# [TASK DIRECTIONS]
A faithful transcription of all the records is required.

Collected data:
- - - -

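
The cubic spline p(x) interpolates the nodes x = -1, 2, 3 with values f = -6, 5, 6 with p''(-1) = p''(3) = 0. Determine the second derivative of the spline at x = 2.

With m_i denoting the second derivative at x_i, h_i = 3, 1, and Δ_i = (y_(i+1) − y_i)/h_i = 11/3, 1:
  3·m_0 + 8·m_1 + 1·m_2 = 6(Δ_1 - Δ_0) = -16
Natural end conditions: m_0 = m_2 = 0.
Hence m_0 = 0, m_1 = -2, m_2 = 0.

-2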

- - - -

# [TASK RESULT]
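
The cubic spline p(x) interpolates the nodes x = -1, 2, 3 with values f = -6, 5, 6 with p''(-1) = p''(3) = 0. Determine the second derivative of the spline at x = 2.

With m_i denoting the second derivative at x_i, h_i = 3, 1, and Δ_i = (y_(i+1) − y_i)/h_i = 11/3, 1:
  3·m_0 + 8·m_1 + 1·m_2 = 6(Δ_1 - Δ_0) = -16
Natural end conditions: m_0 = m_2 = 0.
Hence m_0 = 0, m_1 = -2, m_2 = 0.

-2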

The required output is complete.